_EXERCISE GOAL:_ Every record is to be printed exactly as it appears.

WORKING DATA START

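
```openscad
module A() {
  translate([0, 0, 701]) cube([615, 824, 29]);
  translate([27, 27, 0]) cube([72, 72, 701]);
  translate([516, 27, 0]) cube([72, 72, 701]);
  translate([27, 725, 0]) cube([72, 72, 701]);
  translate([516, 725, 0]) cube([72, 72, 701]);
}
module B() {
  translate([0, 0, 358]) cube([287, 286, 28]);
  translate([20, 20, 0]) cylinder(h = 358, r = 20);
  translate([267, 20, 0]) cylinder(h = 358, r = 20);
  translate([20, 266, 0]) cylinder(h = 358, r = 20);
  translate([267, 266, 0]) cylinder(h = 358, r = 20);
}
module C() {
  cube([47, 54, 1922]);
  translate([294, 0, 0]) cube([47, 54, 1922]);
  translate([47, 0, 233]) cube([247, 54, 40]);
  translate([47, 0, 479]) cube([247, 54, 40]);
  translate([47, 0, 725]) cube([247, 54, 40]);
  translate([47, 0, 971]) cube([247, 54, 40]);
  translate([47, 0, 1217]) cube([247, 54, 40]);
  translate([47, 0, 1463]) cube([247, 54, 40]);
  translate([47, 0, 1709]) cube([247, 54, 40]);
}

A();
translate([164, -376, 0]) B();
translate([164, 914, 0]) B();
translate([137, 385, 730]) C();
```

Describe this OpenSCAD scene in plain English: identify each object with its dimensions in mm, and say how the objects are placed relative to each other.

A is a table: top 615 mm (x) × 824 mm (y), 29 mm thick, upper face at z = 730 mm, on four 72×72 mm square legs, each inset 27 mm from the nearest pair of top edges, running from z = 0 to the bottom of the top.

B is a four-legged stool. The seat is 287×286 mm, 28 mm thick, top at z = 386 mm. It stands on four round legs, each 40 mm in diameter, from z = 0 to the seat underside, each leg's axis is inset half a diameter from the nearest pair of seat edges (so the leg's bounding box is flush with the corner).

C is a straight ladder. Two 47×54 mm vertical rails, 1922 mm tall, stand 341 mm apart (outside-to-outside) with their front faces coplanar on the −y side. 7 rungs, each 54 mm deep and 40 mm tall, span between the inner faces of the rails, front faces flush with the rails. The lowest rung's underside is at z = 233 mm and rungs are spaced 246 mm apart (underside to underside).

Two stools sit around the table at the −y, +y sides. The ladder is on top of the table, centred.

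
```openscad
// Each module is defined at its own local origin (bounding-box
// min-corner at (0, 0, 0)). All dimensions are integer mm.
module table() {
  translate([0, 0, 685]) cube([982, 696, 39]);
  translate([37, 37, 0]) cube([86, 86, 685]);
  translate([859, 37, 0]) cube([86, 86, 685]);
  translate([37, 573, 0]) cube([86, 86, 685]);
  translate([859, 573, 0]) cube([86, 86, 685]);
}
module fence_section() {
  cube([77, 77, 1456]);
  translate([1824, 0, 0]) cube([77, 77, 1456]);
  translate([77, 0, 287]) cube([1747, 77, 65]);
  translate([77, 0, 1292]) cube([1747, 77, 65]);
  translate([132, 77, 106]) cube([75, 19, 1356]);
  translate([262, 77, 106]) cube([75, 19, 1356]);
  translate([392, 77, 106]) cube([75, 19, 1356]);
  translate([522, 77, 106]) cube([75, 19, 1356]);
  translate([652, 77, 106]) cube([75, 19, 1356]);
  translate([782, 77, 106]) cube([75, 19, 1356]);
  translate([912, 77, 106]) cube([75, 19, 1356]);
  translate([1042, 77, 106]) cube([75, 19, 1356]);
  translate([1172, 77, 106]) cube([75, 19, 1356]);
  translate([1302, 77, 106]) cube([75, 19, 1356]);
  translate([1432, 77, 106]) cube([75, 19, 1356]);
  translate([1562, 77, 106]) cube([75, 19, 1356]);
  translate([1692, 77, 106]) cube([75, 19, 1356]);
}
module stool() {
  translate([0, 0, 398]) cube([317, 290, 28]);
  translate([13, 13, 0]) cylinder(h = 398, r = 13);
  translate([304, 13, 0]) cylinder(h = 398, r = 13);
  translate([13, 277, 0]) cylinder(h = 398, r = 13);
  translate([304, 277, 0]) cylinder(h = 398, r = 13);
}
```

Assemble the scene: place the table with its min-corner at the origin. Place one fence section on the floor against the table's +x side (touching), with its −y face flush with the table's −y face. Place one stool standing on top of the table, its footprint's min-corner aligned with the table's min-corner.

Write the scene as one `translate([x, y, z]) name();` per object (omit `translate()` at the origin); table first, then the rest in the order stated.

table();
translate([982, 0, 0]) fence_section();
translate([0, 0, 724]) stool();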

WORKING DATA END

_TASK RESPONSE:_
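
```openscad
module A() {
  translate([0, 0, 701]) cube([615, 824, 29]);
  translate([27, 27, 0]) cube([72, 72, 701]);
  translate([516, 27, 0]) cube([72, 72, 701]);
  translate([27, 725, 0]) cube([72, 72, 701]);
  translate([516, 725, 0]) cube([72, 72, 701]);
}
module B() {
  translate([0, 0, 358]) cube([287, 286, 28]);
  translate([20, 20, 0]) cylinder(h = 358, r = 20);
  translate([267, 20, 0]) cylinder(h = 358, r = 20);
  translate([20, 266, 0]) cylinder(h = 358, r = 20);
  translate([267, 266, 0]) cylinder(h = 358, r = 20);
}
module C() {
  cube([47, 54, 1922]);
  translate([294, 0, 0]) cube([47, 54, 1922]);
  translate([47, 0, 233]) cube([247, 54, 40]);
  translate([47, 0, 479]) cube([247, 54, 40]);
  translate([47, 0, 725]) cube([247, 54, 40]);
  translate([47, 0, 971]) cube([247, 54, 40]);
  translate([47, 0, 1217]) cube([247, 54, 40]);
  translate([47, 0, 1463]) cube([247, 54, 40]);
  translate([47, 0, 1709]) cube([247, 54, 40]);
}

A();
translate([164, -376, 0]) B();
translate([164, 914, 0]) B();
translate([137, 385, 730]) C();
```

Describe this OpenSCAD scene in plain English: identify each object with its dimensions in mm, and say how the objects are placed relative to each other.

A is a table: top 615 mm (x) × 824 mm (y), 29 mm thick, upper face at z = 730 mm, on four 72×72 mm square legs, each inset 27 mm from the nearest pair of top edges, running from z = 0 to the bottom of the top.

B is a four-legged stool. The seat is 287×286 mm, 28 mm thick, top at z = 386 mm. It stands on four round legs, each 40 mm in diameter, from z = 0 to the seat underside, each leg's axis is inset half a diameter from the nearest pair of seat edges (so the leg's bounding box is flush with the corner).

C is a straight ladder. Two 47×54 mm vertical rails, 1922 mm tall, stand 341 mm apart (outside-to-outside) with their front faces coplanar on the −y side. 7 rungs, each 54 mm deep and 40 mm tall, span between the inner faces of the rails, front faces flush with the rails. The lowest rung's underside is at z = 233 mm and rungs are spaced 246 mm apart (underside to underside).

Two stools sit around the table at the −y, +y sides. The ladder is on top of the table, centred.

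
```openscad
// Each module is defined at its own local origin (bounding-box
// min-corner at (0, 0, 0)). All dimensions are integer mm.
module table() {
  translate([0, 0, 685]) cube([982, 696, 39]);
  translate([37, 37, 0]) cube([86, 86, 685]);
  translate([859, 37, 0]) cube([86, 86, 685]);
  translate([37, 573, 0]) cube([86, 86, 685]);
  translate([859, 573, 0]) cube([86, 86, 685]);
}
module fence_section() {
  cube([77, 77, 1456]);
  translate([1824, 0, 0]) cube([77, 77, 1456]);
  translate([77, 0, 287]) cube([1747, 77, 65]);
  translate([77, 0, 1292]) cube([1747, 77, 65]);
  translate([132, 77, 106]) cube([75, 19, 1356]);
  translate([262, 77, 106]) cube([75, 19, 1356]);
  translate([392, 77, 106]) cube([75, 19, 1356]);
  translate([522, 77, 106]) cube([75, 19, 1356]);
  translate([652, 77, 106]) cube([75, 19, 1356]);
  translate([782, 77, 106]) cube([75, 19, 1356]);
  translate([912, 77, 106]) cube([75, 19, 1356]);
  translate([1042, 77, 106]) cube([75, 19, 1356]);
  translate([1172, 77, 106]) cube([75, 19, 1356]);
  translate([1302, 77, 106]) cube([75, 19, 1356]);
  translate([1432, 77, 106]) cube([75, 19, 1356]);
  translate([1562, 77, 106]) cube([75, 19, 1356]);
  translate([1692, 77, 106]) cube([75, 19, 1356]);
}
module stool() {
  translate([0, 0, 398]) cube([317, 290, 28]);
  translate([13, 13, 0]) cylinder(h = 398, r = 13);
  translate([304, 13, 0]) cylinder(h = 398, r = 13);
  translate([13, 277, 0]) cylinder(h = 398, r = 13);
  translate([304, 277, 0]) cylinder(h = 398, r = 13);
}
```

Assemble the scene: place the table with its min-corner at the origin. Place one fence section on the floor against the table's +x side (touching), with its −y face flush with the table's −y face. Place one stool standing on top of the table, its footprint's min-corner aligned with the table's min-corner.

Write the scene as one `translate([x, y, z]) name();` per object (omit `translate()` at the origin); table first, then the rest in the order stated.

table();
translate([982, 0, 0]) fence_section();
translate([0, 0, 724]) stool();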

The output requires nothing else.